::: Data section :::

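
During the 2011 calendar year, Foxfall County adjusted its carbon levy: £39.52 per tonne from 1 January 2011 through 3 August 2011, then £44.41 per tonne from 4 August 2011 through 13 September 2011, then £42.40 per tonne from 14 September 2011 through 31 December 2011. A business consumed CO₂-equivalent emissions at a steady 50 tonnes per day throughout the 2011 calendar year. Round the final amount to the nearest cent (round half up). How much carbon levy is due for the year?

1 January – 3 August 2011: 215 days × 50 tonnes/day = 10,750 tonnes at £39.52/tonne → £424,840.00
4 August – 13 September 2011: 41 days × 50 tonnes/day = 2,050 tonnes at £44.41/tonne → £91,040.50
14 September – 31 December 2011: 109 days × 50 tonnes/day = 5,450 tonnes at £42.40/tonne → £231,080.00

£746,960.50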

:::

■ Exercise prompt: Recopy all of the records verbatim.

■ Task answer:
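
During the 2011 calendar year, Foxfall County adjusted its carbon levy: £39.52 per tonne from 1 January 2011 through 3 August 2011, then £44.41 per tonne from 4 August 2011 through 13 September 2011, then £42.40 per tonne from 14 September 2011 through 31 December 2011. A business consumed CO₂-equivalent emissions at a steady 50 tonnes per day throughout the 2011 calendar year. Round the final amount to the nearest cent (round half up). How much carbon levy is due for the year?

1 January – 3 August 2011: 215 days × 50 tonnes/day = 10,750 tonnes at £39.52/tonne → £424,840.00
4 August – 13 September 2011: 41 days × 50 tonnes/day = 2,050 tonnes at £44.41/tonne → £91,040.50
14 September – 31 December 2011: 109 days × 50 tonnes/day = 5,450 tonnes at £42.40/tonne → £231,080.00

£746,960.50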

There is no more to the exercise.